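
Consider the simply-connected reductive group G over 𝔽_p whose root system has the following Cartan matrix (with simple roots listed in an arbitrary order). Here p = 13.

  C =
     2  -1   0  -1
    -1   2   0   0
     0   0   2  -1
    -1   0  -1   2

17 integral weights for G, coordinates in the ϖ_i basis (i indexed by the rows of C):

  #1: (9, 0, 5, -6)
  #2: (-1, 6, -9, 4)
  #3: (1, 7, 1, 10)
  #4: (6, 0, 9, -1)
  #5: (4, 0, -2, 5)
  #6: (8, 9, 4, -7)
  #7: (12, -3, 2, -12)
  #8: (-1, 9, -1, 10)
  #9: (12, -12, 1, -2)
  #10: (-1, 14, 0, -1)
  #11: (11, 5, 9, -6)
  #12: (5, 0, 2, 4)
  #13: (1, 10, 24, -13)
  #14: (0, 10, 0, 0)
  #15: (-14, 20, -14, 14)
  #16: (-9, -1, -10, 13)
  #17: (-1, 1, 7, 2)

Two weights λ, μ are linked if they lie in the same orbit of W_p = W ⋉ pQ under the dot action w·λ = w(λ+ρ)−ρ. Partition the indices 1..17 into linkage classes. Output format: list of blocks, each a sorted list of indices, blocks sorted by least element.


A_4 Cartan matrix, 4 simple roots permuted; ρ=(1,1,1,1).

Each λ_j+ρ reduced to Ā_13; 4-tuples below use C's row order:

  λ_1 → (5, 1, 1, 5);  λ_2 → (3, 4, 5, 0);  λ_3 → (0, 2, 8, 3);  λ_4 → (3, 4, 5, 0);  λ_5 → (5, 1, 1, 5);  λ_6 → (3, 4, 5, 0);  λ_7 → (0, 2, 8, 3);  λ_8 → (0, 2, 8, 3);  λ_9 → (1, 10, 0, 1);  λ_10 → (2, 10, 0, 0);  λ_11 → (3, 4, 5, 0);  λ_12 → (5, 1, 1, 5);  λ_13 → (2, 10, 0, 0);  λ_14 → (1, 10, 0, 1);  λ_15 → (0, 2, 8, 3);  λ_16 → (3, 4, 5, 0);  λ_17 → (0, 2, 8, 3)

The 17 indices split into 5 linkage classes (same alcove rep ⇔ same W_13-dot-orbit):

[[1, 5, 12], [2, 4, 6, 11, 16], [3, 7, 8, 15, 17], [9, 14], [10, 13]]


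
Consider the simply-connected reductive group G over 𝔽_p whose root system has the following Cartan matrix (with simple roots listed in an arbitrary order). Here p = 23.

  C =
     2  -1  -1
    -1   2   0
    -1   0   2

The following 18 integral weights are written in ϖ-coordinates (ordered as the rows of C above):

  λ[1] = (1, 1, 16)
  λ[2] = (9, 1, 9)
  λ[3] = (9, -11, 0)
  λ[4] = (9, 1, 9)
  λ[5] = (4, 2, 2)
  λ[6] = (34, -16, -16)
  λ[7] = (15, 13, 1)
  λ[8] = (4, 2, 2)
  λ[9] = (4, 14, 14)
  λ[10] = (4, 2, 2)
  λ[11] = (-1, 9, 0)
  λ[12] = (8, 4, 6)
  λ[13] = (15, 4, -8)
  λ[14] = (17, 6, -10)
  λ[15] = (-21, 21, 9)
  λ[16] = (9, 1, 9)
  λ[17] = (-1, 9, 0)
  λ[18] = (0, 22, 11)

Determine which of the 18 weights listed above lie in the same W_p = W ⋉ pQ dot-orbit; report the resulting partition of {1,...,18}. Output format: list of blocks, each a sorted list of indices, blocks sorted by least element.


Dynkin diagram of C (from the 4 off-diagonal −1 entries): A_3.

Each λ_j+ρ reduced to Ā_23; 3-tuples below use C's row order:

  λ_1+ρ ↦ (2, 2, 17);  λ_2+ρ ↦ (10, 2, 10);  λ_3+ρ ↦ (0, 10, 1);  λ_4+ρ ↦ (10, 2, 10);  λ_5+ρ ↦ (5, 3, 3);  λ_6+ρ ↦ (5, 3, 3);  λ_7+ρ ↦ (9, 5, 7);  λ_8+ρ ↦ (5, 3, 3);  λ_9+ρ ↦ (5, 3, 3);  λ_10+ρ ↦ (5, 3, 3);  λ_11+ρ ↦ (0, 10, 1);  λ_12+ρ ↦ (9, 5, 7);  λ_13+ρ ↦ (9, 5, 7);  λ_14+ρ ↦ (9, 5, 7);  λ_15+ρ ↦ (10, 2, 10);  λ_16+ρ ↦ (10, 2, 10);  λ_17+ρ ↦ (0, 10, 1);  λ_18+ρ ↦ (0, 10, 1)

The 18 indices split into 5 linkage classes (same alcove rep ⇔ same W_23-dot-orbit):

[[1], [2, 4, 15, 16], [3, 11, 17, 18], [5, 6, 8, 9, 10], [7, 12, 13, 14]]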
● ● ●
WORK TO COMPLETE — Copy out the lines starting at the one containing "λ[16] = (9, 1, 9)" and ending with the last line of the entries. Include nothing else.

RESPONSE BOX —
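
  λ[16] = (9, 1, 9)
  λ[17] = (-1, 9, 0)
  λ[18] = (0, 22, 11)

Determine which of the 18 weights listed above lie in the same W_p = W ⋉ pQ dot-orbit; report the resulting partition of {1,...,18}. Output format: list of blocks, each a sorted list of indices, blocks sorted by least element.


Dynkin diagram of C (from the 4 off-diagonal −1 entries): A_3.

Each λ_j+ρ reduced to Ā_23; 3-tuples below use C's row order:

  λ_1+ρ ↦ (2, 2, 17);  λ_2+ρ ↦ (10, 2, 10);  λ_3+ρ ↦ (0, 10, 1);  λ_4+ρ ↦ (10, 2, 10);  λ_5+ρ ↦ (5, 3, 3);  λ_6+ρ ↦ (5, 3, 3);  λ_7+ρ ↦ (9, 5, 7);  λ_8+ρ ↦ (5, 3, 3);  λ_9+ρ ↦ (5, 3, 3);  λ_10+ρ ↦ (5, 3, 3);  λ_11+ρ ↦ (0, 10, 1);  λ_12+ρ ↦ (9, 5, 7);  λ_13+ρ ↦ (9, 5, 7);  λ_14+ρ ↦ (9, 5, 7);  λ_15+ρ ↦ (10, 2, 10);  λ_16+ρ ↦ (10, 2, 10);  λ_17+ρ ↦ (0, 10, 1);  λ_18+ρ ↦ (0, 10, 1)

The 18 indices split into 5 linkage classes (same alcove rep ⇔ same W_23-dot-orbit):

[[1], [2, 4, 15, 16], [3, 11, 17, 18], [5, 6, 8, 9, 10], [7, 12, 13, 14]]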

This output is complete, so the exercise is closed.